For this exercise, write out exactly the lines of the material from the one containing "During a test" through the end, both ends included, and nothing more.

* [Available records]
- - - -

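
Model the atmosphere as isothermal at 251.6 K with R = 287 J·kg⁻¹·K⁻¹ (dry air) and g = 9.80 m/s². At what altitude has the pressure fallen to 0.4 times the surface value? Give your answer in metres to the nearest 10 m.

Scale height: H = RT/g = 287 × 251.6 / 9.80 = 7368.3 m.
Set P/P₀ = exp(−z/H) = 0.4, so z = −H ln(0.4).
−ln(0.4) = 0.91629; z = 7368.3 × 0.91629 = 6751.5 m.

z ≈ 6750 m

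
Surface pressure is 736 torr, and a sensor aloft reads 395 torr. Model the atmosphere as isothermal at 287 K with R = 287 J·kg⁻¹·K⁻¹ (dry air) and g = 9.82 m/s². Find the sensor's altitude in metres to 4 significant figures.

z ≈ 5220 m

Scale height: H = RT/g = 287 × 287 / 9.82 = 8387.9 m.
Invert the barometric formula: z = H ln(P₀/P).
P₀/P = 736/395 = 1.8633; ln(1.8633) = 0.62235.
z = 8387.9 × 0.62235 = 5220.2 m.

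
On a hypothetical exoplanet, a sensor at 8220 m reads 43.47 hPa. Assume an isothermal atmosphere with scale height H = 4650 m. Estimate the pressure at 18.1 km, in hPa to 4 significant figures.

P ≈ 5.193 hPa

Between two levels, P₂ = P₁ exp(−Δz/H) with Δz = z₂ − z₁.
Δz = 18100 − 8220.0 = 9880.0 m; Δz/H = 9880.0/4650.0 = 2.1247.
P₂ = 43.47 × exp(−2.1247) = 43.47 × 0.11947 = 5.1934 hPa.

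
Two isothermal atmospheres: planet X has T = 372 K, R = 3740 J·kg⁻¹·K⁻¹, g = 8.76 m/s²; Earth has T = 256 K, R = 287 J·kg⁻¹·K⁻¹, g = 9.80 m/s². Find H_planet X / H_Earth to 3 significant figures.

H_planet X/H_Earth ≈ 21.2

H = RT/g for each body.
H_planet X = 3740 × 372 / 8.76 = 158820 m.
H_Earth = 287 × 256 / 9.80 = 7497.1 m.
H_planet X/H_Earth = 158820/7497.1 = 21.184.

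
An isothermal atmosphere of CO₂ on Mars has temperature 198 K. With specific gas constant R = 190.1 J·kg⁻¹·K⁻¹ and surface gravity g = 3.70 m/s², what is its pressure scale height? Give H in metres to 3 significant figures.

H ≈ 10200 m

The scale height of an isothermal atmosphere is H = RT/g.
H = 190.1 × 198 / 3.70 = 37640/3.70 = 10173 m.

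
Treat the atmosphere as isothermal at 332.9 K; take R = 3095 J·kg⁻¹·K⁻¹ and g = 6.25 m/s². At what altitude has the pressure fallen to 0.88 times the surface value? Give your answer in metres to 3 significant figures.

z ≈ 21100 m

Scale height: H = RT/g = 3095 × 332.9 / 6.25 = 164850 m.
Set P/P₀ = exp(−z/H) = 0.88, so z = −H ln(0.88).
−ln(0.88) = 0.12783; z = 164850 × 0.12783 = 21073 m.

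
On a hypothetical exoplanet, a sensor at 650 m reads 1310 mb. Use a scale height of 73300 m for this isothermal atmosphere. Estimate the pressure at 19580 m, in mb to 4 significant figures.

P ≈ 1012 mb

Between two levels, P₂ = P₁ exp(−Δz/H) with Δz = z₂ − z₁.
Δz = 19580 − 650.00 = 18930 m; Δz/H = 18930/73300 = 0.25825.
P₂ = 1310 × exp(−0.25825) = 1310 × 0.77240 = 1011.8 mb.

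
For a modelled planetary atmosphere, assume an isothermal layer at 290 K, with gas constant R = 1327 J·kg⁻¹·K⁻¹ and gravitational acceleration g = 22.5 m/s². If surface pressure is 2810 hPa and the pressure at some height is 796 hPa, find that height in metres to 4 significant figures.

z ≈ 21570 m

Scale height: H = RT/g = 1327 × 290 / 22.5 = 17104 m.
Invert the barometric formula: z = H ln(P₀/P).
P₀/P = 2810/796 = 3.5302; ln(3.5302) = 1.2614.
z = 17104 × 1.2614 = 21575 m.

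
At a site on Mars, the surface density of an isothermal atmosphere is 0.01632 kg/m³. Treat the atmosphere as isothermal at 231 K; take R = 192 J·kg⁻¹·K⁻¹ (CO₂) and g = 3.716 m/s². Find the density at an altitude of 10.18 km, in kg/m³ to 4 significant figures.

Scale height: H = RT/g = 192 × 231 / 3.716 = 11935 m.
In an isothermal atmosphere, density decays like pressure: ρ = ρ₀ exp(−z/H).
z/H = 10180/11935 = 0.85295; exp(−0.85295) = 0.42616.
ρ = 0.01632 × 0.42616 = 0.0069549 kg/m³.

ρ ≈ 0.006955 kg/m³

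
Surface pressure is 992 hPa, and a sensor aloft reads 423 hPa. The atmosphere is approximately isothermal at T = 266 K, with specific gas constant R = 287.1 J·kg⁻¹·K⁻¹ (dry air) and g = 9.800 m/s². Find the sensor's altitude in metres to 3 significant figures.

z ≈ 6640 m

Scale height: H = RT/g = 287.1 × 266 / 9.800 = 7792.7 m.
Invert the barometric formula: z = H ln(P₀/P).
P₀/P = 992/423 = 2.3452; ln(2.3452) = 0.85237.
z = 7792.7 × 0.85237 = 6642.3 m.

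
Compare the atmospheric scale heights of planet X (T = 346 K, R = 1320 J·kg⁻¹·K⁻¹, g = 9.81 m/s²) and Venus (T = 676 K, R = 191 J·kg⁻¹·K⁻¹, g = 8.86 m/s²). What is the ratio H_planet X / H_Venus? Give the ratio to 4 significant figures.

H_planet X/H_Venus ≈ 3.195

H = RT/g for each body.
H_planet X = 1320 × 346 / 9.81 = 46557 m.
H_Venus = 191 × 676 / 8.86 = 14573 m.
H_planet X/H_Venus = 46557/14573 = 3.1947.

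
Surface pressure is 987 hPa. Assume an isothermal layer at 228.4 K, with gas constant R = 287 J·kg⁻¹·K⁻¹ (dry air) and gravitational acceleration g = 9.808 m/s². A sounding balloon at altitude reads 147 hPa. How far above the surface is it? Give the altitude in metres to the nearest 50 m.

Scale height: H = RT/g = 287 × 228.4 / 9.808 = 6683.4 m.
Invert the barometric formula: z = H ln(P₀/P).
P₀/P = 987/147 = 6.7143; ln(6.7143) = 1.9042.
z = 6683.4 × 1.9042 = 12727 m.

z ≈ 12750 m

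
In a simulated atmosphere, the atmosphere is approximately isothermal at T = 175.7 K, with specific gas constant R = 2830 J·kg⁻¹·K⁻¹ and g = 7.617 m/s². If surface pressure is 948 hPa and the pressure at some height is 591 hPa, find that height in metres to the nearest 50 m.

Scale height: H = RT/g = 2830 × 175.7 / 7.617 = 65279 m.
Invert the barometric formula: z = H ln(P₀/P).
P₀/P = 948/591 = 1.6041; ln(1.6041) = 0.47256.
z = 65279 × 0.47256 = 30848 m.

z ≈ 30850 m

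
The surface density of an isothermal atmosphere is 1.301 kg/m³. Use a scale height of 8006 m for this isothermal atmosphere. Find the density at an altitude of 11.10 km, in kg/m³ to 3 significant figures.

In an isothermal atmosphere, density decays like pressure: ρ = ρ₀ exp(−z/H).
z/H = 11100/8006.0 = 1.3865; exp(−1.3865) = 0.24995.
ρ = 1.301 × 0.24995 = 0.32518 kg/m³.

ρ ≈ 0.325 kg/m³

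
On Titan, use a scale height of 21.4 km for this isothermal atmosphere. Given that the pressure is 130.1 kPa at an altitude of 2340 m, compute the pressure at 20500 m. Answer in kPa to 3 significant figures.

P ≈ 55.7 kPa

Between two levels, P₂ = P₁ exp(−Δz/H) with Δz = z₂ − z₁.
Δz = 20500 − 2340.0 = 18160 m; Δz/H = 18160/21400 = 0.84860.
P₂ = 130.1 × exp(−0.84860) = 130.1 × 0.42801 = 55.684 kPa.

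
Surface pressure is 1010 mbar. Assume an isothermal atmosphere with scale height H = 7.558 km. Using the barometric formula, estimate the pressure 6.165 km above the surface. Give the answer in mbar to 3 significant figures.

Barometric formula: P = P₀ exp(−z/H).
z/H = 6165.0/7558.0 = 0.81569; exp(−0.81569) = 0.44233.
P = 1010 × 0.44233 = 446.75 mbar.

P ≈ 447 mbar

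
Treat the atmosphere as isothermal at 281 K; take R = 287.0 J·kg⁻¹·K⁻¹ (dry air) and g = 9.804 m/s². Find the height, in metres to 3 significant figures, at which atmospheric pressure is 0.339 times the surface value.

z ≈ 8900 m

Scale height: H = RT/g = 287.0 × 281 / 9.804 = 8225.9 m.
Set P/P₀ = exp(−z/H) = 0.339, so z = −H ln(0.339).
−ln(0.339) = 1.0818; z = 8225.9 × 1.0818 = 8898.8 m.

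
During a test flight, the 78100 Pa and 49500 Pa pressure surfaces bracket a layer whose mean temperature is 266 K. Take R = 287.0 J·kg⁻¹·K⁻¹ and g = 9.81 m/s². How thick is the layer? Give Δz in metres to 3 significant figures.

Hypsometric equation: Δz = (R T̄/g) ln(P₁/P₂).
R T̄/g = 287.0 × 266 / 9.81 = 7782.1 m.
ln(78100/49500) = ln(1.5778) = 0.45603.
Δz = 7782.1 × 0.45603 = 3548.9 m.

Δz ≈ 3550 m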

- - - -

* [Solution]
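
During a test flight, the 78100 Pa and 49500 Pa pressure surfaces bracket a layer whose mean temperature is 266 K. Take R = 287.0 J·kg⁻¹·K⁻¹ and g = 9.81 m/s². How thick is the layer? Give Δz in metres to 3 significant figures.

Hypsometric equation: Δz = (R T̄/g) ln(P₁/P₂).
R T̄/g = 287.0 × 266 / 9.81 = 7782.1 m.
ln(78100/49500) = ln(1.5778) = 0.45603.
Δz = 7782.1 × 0.45603 = 3548.9 m.

Δz ≈ 3550 m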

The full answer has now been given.